Reproduce all entries precisely, down to the last character.
* * *
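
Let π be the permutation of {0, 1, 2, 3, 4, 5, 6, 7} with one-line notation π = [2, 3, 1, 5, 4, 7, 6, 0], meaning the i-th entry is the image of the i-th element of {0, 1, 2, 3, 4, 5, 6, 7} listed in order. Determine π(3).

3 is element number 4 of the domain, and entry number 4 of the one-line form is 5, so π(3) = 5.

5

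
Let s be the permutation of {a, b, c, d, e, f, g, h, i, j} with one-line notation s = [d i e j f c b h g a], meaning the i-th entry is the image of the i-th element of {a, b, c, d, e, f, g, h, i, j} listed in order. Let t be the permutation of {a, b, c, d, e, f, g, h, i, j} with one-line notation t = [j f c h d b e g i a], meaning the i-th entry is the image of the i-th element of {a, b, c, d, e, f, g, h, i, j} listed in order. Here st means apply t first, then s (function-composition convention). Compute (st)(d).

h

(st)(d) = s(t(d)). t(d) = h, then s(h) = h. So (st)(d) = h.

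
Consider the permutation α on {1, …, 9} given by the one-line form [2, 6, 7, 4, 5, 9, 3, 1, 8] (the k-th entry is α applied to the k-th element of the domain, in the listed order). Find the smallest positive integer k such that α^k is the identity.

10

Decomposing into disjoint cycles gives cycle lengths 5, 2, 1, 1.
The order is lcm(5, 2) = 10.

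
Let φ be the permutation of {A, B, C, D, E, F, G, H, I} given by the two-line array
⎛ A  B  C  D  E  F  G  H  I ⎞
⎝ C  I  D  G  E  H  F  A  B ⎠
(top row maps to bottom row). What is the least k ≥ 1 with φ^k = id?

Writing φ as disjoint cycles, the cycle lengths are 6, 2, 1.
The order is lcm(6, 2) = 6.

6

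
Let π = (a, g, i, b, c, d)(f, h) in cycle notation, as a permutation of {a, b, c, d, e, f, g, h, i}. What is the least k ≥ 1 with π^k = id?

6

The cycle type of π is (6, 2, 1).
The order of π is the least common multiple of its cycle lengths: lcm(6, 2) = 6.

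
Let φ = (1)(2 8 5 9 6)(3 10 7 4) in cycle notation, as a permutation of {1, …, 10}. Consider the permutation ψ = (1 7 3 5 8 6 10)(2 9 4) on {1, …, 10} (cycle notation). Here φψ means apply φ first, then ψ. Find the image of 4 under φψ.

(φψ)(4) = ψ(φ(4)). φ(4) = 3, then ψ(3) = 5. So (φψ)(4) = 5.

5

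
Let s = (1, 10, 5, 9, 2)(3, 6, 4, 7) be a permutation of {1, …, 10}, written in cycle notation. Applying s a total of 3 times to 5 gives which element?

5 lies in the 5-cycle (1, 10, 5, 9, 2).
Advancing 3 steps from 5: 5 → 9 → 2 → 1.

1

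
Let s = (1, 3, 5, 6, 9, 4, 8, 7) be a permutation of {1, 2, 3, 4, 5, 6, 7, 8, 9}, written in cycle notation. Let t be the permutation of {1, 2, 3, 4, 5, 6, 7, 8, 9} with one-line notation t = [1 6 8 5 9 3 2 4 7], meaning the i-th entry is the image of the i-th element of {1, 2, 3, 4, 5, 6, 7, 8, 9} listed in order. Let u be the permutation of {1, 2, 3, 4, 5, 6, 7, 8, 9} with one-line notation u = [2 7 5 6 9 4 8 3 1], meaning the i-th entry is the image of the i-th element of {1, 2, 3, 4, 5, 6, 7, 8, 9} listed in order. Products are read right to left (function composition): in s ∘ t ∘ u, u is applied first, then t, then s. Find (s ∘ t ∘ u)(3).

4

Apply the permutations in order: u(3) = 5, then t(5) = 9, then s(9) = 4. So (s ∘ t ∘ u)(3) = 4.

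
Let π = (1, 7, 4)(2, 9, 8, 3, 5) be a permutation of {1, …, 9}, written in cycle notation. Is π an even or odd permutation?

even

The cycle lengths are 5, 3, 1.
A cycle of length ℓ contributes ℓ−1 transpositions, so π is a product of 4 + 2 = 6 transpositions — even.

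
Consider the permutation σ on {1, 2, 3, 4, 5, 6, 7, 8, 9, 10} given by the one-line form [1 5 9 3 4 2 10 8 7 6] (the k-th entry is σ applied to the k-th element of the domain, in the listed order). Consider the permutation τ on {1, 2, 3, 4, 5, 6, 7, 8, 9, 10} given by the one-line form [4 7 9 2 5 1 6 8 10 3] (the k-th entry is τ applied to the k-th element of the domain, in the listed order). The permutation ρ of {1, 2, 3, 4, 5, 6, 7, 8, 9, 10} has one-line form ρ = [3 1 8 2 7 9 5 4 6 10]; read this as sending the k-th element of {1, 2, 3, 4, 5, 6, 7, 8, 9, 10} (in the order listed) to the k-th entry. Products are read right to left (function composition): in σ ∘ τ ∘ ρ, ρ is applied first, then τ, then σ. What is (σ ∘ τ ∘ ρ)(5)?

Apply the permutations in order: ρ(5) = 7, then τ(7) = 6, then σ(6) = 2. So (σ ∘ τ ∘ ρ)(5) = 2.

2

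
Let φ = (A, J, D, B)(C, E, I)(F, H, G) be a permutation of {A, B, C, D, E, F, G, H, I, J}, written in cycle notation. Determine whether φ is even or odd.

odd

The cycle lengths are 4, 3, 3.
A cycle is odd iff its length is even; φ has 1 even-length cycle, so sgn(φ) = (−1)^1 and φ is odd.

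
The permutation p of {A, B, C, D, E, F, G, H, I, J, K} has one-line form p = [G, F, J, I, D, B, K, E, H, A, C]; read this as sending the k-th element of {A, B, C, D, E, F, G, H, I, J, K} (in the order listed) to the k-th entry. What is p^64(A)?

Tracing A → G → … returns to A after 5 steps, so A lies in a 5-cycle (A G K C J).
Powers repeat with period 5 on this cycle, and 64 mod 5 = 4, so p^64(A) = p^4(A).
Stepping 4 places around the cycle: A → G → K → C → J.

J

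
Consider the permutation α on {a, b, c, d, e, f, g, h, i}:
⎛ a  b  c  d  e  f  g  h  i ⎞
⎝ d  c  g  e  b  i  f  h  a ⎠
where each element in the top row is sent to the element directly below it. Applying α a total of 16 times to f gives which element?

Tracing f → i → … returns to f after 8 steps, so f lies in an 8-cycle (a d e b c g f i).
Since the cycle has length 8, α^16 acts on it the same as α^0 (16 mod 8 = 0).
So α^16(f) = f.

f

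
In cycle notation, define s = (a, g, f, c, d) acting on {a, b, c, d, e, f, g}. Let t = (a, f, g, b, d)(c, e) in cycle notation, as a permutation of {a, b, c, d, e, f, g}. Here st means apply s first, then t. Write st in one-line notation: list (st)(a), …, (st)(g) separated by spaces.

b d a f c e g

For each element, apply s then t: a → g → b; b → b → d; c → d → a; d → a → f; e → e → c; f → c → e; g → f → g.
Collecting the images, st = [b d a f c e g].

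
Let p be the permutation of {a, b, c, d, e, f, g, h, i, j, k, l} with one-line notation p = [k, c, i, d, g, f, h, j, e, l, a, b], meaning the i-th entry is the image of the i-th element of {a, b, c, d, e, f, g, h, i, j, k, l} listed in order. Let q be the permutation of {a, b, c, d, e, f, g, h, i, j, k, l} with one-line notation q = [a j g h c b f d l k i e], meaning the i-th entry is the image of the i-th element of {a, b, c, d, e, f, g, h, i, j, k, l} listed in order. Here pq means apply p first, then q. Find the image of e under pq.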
* * *
▶ Exercise result
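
Let π be the permutation of {0, 1, 2, 3, 4, 5, 6, 7} with one-line notation π = [2, 3, 1, 5, 4, 7, 6, 0], meaning the i-th entry is the image of the i-th element of {0, 1, 2, 3, 4, 5, 6, 7} listed in order. Determine π(3).

3 is element number 4 of the domain, and entry number 4 of the one-line form is 5, so π(3) = 5.

5

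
Let s be the permutation of {a, b, c, d, e, f, g, h, i, j} with one-line notation s = [d i e j f c b h g a], meaning the i-th entry is the image of the i-th element of {a, b, c, d, e, f, g, h, i, j} listed in order. Let t be the permutation of {a, b, c, d, e, f, g, h, i, j} with one-line notation t = [j f c h d b e g i a], meaning the i-th entry is the image of the i-th element of {a, b, c, d, e, f, g, h, i, j} listed in order. Here st means apply t first, then s (function-composition convention). Compute (st)(d).

h

(st)(d) = s(t(d)). t(d) = h, then s(h) = h. So (st)(d) = h.

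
Consider the permutation α on {1, …, 9} given by the one-line form [2, 6, 7, 4, 5, 9, 3, 1, 8] (the k-th entry is α applied to the k-th element of the domain, in the listed order). Find the smallest positive integer k such that α^k is the identity.

10

Decomposing into disjoint cycles gives cycle lengths 5, 2, 1, 1.
The order is lcm(5, 2) = 10.

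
Let φ be the permutation of {A, B, C, D, E, F, G, H, I} given by the two-line array
⎛ A  B  C  D  E  F  G  H  I ⎞
⎝ C  I  D  G  E  H  F  A  B ⎠
(top row maps to bottom row). What is the least k ≥ 1 with φ^k = id?

Writing φ as disjoint cycles, the cycle lengths are 6, 2, 1.
The order is lcm(6, 2) = 6.

6

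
Let π = (a, g, i, b, c, d)(f, h) in cycle notation, as a permutation of {a, b, c, d, e, f, g, h, i}. What is the least k ≥ 1 with π^k = id?

6

The cycle type of π is (6, 2, 1).
The order of π is the least common multiple of its cycle lengths: lcm(6, 2) = 6.

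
Let φ = (1)(2 8 5 9 6)(3 10 7 4) in cycle notation, as a permutation of {1, …, 10}. Consider the permutation ψ = (1 7 3 5 8 6 10)(2 9 4) on {1, …, 10} (cycle notation). Here φψ means apply φ first, then ψ. Find the image of 4 under φψ.

(φψ)(4) = ψ(φ(4)). φ(4) = 3, then ψ(3) = 5. So (φψ)(4) = 5.

5

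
Let s = (1, 10, 5, 9, 2)(3, 6, 4, 7) be a permutation of {1, …, 10}, written in cycle notation. Applying s a total of 3 times to 5 gives which element?

5 lies in the 5-cycle (1, 10, 5, 9, 2).
Advancing 3 steps from 5: 5 → 9 → 2 → 1.

1

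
Let s = (1, 3, 5, 6, 9, 4, 8, 7) be a permutation of {1, 2, 3, 4, 5, 6, 7, 8, 9}, written in cycle notation. Let t be the permutation of {1, 2, 3, 4, 5, 6, 7, 8, 9} with one-line notation t = [1 6 8 5 9 3 2 4 7], meaning the i-th entry is the image of the i-th element of {1, 2, 3, 4, 5, 6, 7, 8, 9} listed in order. Let u be the permutation of {1, 2, 3, 4, 5, 6, 7, 8, 9} with one-line notation u = [2 7 5 6 9 4 8 3 1], meaning the i-th entry is the image of the i-th element of {1, 2, 3, 4, 5, 6, 7, 8, 9} listed in order. Products are read right to left (function composition): in s ∘ t ∘ u, u is applied first, then t, then s. Find (s ∘ t ∘ u)(3).

4

Apply the permutations in order: u(3) = 5, then t(5) = 9, then s(9) = 4. So (s ∘ t ∘ u)(3) = 4.

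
Let π = (1, 7, 4)(2, 9, 8, 3, 5) be a permutation of {1, …, 9}, written in cycle notation. Is π an even or odd permutation?

even

The cycle lengths are 5, 3, 1.
A cycle of length ℓ contributes ℓ−1 transpositions, so π is a product of 4 + 2 = 6 transpositions — even.

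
Consider the permutation σ on {1, 2, 3, 4, 5, 6, 7, 8, 9, 10} given by the one-line form [1 5 9 3 4 2 10 8 7 6] (the k-th entry is σ applied to the k-th element of the domain, in the listed order). Consider the permutation τ on {1, 2, 3, 4, 5, 6, 7, 8, 9, 10} given by the one-line form [4 7 9 2 5 1 6 8 10 3] (the k-th entry is τ applied to the k-th element of the domain, in the listed order). The permutation ρ of {1, 2, 3, 4, 5, 6, 7, 8, 9, 10} has one-line form ρ = [3 1 8 2 7 9 5 4 6 10]; read this as sending the k-th element of {1, 2, 3, 4, 5, 6, 7, 8, 9, 10} (in the order listed) to the k-th entry. Products are read right to left (function composition): in σ ∘ τ ∘ ρ, ρ is applied first, then τ, then σ. What is (σ ∘ τ ∘ ρ)(5)?

Apply the permutations in order: ρ(5) = 7, then τ(7) = 6, then σ(6) = 2. So (σ ∘ τ ∘ ρ)(5) = 2.

2

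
Let φ = (A, J, D, B)(C, E, I)(F, H, G) be a permutation of {A, B, C, D, E, F, G, H, I, J}, written in cycle notation. Determine whether φ is even or odd.

odd

The cycle lengths are 4, 3, 3.
A cycle is odd iff its length is even; φ has 1 even-length cycle, so sgn(φ) = (−1)^1 and φ is odd.

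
The permutation p of {A, B, C, D, E, F, G, H, I, J, K} has one-line form p = [G, F, J, I, D, B, K, E, H, A, C]; read this as sending the k-th element of {A, B, C, D, E, F, G, H, I, J, K} (in the order listed) to the k-th entry. What is p^64(A)?

Tracing A → G → … returns to A after 5 steps, so A lies in a 5-cycle (A G K C J).
Powers repeat with period 5 on this cycle, and 64 mod 5 = 4, so p^64(A) = p^4(A).
Stepping 4 places around the cycle: A → G → K → C → J.

J

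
Consider the permutation α on {a, b, c, d, e, f, g, h, i}:
⎛ a  b  c  d  e  f  g  h  i ⎞
⎝ d  c  g  e  b  i  f  h  a ⎠
where each element in the top row is sent to the element directly below it. Applying α a total of 16 times to f gives which element?

Tracing f → i → … returns to f after 8 steps, so f lies in an 8-cycle (a d e b c g f i).
Since the cycle has length 8, α^16 acts on it the same as α^0 (16 mod 8 = 0).
So α^16(f) = f.

f

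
In cycle notation, define s = (a, g, f, c, d) acting on {a, b, c, d, e, f, g}. Let t = (a, f, g, b, d)(c, e) in cycle notation, as a permutation of {a, b, c, d, e, f, g}. Here st means apply s first, then t. Write st in one-line notation: list (st)(a), …, (st)(g) separated by spaces.

b d a f c e g

For each element, apply s then t: a → g → b; b → b → d; c → d → a; d → a → f; e → e → c; f → c → e; g → f → g.
Collecting the images, st = [b d a f c e g].

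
Let p be the permutation of {a, b, c, d, e, f, g, h, i, j, k, l} with one-line notation p = [k, c, i, d, g, f, h, j, e, l, a, b], meaning the i-th entry is the image of the i-th element of {a, b, c, d, e, f, g, h, i, j, k, l} listed in order. Let q be the permutation of {a, b, c, d, e, f, g, h, i, j, k, l} with one-line notation q = [a j g h c b f d l k i e], meaning the i-th entry is the image of the i-th element of {a, b, c, d, e, f, g, h, i, j, k, l} listed in order. Here pq means apply p first, then q. Find the image of e under pq.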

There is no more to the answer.